YOUR OBJECTIVE:
Look through the data below and report how many lines include "nondeterministic". Only the number should be given.
------------------------
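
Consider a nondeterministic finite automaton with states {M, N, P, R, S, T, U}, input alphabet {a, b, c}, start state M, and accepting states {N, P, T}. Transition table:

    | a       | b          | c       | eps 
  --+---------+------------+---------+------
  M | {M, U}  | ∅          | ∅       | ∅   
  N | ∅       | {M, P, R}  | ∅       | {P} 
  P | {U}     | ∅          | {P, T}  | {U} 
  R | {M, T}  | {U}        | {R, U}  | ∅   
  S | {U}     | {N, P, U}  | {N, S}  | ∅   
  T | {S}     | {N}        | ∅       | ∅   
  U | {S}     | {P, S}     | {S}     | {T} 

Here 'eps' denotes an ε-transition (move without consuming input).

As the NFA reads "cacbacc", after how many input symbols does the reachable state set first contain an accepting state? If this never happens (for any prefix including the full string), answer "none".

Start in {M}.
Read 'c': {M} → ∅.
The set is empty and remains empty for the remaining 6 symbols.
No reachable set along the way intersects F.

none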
------------------------
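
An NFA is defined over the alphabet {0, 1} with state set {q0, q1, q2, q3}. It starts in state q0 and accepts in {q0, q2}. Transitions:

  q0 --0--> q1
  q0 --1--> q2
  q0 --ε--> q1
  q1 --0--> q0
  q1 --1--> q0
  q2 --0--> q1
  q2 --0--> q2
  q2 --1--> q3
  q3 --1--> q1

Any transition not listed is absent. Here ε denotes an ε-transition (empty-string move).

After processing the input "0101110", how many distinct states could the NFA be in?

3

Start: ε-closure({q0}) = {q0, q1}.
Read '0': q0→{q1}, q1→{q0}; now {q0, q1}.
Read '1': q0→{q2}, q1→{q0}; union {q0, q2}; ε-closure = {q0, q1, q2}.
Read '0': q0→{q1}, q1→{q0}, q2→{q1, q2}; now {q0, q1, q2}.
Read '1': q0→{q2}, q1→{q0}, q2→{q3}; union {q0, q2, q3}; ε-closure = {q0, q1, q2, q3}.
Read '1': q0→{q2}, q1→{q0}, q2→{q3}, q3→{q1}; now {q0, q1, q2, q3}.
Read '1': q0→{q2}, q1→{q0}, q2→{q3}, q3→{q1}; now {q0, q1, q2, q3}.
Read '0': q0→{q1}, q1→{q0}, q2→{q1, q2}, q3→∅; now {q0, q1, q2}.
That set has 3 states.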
------------------------
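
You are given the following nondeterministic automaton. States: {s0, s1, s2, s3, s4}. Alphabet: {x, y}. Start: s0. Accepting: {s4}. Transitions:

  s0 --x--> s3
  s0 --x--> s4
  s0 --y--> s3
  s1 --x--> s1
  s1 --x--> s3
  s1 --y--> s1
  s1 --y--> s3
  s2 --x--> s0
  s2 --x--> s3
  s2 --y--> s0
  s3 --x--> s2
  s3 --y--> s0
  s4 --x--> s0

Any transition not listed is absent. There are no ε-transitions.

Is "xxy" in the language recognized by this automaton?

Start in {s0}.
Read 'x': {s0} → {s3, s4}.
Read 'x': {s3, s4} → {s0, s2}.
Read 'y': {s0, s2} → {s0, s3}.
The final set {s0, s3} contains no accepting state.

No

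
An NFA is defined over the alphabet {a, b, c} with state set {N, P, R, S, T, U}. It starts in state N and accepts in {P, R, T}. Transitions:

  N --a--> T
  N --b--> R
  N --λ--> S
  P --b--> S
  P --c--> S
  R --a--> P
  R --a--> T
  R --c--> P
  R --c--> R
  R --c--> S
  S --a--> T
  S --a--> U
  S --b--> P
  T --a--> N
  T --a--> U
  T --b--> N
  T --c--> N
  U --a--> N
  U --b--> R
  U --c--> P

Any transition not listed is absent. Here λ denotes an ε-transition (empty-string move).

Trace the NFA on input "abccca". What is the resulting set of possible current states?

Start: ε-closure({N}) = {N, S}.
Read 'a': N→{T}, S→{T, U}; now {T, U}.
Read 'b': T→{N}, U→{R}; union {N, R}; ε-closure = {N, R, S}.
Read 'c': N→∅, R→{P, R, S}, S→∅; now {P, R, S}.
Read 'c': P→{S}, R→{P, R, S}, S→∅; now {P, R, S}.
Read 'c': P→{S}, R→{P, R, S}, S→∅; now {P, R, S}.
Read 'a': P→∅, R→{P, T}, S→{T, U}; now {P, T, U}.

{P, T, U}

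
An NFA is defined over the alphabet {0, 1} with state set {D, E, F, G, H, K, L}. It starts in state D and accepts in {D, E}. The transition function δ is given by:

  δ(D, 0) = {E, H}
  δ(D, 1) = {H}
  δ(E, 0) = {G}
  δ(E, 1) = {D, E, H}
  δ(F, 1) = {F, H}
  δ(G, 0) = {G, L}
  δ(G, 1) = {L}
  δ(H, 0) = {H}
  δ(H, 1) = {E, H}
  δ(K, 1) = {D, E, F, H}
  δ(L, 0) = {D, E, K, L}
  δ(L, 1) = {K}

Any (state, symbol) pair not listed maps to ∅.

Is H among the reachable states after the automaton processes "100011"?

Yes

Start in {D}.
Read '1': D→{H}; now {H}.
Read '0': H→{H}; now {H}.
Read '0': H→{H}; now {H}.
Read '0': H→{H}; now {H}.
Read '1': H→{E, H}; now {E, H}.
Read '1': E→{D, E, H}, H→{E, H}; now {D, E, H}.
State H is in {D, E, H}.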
------------------------
WRITTEN RESPONSE:
2